━━━ Given entries

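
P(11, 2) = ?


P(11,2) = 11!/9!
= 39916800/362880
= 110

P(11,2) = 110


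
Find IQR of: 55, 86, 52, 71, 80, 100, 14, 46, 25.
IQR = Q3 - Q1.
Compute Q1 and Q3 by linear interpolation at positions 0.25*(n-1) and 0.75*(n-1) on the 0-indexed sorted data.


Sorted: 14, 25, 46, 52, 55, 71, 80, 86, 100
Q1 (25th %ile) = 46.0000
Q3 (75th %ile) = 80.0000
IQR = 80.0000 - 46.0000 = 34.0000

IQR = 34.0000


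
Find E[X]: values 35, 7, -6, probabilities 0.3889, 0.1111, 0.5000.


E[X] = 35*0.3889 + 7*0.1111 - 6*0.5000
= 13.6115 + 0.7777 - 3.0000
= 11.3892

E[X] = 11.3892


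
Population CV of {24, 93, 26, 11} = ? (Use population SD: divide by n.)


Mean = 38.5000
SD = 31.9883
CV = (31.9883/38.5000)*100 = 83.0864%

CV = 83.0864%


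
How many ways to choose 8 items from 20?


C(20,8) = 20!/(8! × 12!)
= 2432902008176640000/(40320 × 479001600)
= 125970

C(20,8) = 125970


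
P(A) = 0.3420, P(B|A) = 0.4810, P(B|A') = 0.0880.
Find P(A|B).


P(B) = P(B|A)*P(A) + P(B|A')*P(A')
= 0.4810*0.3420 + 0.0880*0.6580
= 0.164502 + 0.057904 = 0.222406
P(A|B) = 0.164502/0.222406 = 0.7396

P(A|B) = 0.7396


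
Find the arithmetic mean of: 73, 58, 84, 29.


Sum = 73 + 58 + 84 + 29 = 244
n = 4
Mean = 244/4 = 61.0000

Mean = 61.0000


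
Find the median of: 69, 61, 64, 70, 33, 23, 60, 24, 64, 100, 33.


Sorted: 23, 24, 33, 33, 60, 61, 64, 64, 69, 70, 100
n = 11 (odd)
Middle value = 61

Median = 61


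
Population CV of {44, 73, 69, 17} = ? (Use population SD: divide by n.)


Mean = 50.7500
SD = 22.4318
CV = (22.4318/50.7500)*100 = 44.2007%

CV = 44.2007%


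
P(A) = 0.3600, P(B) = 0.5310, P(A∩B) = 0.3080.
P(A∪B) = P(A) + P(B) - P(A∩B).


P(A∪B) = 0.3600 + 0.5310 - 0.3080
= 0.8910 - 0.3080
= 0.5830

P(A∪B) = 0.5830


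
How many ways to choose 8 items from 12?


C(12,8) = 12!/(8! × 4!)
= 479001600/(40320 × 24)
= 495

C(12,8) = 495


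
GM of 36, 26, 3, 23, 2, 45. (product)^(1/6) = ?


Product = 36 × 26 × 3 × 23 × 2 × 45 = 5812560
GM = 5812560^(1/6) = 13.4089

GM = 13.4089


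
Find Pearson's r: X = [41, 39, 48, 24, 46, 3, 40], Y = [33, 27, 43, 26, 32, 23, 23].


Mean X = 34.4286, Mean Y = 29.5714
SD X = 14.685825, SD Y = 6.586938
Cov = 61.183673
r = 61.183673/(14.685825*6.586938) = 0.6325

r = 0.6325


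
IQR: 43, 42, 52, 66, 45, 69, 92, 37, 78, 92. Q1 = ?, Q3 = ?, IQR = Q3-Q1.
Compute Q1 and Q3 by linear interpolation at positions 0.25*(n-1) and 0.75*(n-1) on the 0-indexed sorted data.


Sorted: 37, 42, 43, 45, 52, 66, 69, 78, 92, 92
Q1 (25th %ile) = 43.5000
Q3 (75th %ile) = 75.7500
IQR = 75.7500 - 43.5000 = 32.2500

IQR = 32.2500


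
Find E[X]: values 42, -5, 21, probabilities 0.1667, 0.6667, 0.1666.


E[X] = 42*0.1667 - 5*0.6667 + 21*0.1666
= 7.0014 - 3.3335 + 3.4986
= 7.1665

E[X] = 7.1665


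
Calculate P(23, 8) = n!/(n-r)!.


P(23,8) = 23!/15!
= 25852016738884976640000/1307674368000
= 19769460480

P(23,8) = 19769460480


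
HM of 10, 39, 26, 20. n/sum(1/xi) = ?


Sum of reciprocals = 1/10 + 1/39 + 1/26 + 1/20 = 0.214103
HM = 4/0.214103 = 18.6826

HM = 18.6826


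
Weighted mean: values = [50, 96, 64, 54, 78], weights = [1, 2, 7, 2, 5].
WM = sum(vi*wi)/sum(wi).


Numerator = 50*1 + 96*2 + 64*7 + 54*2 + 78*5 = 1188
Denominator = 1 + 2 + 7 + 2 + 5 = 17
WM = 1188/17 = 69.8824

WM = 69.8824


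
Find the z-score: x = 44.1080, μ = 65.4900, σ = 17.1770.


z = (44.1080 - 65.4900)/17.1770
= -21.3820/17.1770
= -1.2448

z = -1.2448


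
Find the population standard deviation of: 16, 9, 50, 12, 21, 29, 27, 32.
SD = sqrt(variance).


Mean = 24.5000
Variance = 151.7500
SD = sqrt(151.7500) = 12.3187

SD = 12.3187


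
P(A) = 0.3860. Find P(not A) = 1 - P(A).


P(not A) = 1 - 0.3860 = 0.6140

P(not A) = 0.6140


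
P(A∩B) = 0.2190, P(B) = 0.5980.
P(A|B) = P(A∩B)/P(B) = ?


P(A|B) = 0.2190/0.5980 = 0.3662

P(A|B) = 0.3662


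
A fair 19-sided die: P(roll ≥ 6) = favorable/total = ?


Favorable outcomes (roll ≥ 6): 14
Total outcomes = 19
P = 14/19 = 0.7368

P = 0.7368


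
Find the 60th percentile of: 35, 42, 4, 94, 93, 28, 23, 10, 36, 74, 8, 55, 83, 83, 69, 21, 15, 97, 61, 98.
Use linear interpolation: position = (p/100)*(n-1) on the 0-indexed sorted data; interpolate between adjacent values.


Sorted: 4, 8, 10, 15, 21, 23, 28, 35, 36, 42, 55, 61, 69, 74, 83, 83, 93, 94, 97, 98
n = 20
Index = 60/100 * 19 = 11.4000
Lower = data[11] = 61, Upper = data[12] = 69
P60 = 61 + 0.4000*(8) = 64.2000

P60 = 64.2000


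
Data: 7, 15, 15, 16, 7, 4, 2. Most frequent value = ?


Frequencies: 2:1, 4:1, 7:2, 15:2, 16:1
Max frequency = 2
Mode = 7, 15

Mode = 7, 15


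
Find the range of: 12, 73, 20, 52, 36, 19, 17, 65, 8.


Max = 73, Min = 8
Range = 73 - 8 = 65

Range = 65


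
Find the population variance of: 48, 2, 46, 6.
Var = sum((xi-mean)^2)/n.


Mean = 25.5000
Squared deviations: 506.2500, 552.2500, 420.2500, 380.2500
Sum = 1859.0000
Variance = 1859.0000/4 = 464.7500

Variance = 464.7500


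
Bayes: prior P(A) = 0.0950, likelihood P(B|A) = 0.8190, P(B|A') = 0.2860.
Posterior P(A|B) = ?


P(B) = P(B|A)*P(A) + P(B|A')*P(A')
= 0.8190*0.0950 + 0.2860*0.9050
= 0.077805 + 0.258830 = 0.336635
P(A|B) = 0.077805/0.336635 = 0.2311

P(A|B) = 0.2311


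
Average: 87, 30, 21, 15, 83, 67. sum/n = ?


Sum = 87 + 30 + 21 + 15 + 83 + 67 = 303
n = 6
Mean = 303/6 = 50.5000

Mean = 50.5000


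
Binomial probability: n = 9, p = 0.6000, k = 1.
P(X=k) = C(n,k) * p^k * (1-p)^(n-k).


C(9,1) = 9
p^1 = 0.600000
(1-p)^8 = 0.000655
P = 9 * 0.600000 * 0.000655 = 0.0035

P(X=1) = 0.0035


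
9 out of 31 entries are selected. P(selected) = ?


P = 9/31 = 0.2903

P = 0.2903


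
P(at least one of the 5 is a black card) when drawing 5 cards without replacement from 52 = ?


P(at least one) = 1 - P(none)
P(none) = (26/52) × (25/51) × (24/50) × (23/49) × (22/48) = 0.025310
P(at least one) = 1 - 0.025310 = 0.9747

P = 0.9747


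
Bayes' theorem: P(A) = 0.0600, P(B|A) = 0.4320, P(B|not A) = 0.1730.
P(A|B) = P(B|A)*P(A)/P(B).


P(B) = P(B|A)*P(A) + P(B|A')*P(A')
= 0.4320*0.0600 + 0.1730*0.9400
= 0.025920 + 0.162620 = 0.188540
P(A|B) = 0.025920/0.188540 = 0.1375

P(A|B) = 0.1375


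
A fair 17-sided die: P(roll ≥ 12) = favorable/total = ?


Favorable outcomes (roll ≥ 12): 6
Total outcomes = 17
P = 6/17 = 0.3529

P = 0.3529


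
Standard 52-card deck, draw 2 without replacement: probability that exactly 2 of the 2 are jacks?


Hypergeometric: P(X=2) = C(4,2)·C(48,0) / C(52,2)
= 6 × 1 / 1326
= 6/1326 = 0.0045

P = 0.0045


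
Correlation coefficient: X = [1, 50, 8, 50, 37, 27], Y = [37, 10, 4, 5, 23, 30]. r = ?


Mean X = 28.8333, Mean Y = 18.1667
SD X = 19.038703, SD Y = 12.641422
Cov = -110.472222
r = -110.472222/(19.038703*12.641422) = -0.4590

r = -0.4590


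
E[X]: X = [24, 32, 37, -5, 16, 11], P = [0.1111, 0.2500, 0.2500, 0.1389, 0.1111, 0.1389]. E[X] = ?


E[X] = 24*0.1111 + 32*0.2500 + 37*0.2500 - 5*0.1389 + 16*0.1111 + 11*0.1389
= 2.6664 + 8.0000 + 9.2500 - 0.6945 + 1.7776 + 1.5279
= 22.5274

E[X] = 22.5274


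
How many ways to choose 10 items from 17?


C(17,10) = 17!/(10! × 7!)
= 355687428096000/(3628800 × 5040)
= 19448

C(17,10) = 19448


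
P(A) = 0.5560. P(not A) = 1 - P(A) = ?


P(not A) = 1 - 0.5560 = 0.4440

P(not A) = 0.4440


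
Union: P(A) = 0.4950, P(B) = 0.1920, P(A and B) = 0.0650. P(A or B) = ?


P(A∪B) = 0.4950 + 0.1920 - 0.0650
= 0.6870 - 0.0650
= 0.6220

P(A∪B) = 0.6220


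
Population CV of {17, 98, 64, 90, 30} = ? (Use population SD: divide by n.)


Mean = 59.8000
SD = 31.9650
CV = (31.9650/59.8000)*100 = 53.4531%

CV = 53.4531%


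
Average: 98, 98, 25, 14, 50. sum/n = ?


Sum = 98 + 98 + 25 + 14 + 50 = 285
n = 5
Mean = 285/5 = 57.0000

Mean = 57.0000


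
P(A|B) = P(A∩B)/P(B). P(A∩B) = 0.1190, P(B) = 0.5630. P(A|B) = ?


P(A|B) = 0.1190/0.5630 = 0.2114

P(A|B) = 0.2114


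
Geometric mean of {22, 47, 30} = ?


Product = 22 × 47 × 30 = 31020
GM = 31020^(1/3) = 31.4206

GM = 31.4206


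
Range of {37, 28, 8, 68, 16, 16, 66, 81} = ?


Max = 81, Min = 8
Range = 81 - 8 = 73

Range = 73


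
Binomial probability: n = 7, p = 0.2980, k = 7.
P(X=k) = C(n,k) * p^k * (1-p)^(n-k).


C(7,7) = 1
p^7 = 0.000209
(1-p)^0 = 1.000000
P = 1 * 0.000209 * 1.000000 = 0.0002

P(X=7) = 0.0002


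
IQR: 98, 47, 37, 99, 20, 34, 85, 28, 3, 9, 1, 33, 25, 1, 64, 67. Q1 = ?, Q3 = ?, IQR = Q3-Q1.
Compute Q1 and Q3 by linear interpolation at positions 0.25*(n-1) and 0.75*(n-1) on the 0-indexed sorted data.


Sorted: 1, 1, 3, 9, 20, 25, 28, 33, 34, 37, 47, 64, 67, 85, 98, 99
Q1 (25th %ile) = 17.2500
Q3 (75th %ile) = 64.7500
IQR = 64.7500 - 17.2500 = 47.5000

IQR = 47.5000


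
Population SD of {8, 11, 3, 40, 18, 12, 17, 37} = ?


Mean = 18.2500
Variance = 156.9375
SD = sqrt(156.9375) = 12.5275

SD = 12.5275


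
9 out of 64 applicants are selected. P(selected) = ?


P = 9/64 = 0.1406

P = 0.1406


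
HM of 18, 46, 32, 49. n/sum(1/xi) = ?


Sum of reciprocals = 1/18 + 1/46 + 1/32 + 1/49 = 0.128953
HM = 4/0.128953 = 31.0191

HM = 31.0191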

━━━━━━

■ Problem statement ■
Determine how many lines of the material hold the string "Binomial", and state that number by itself.

■ Response to the exercise ■
2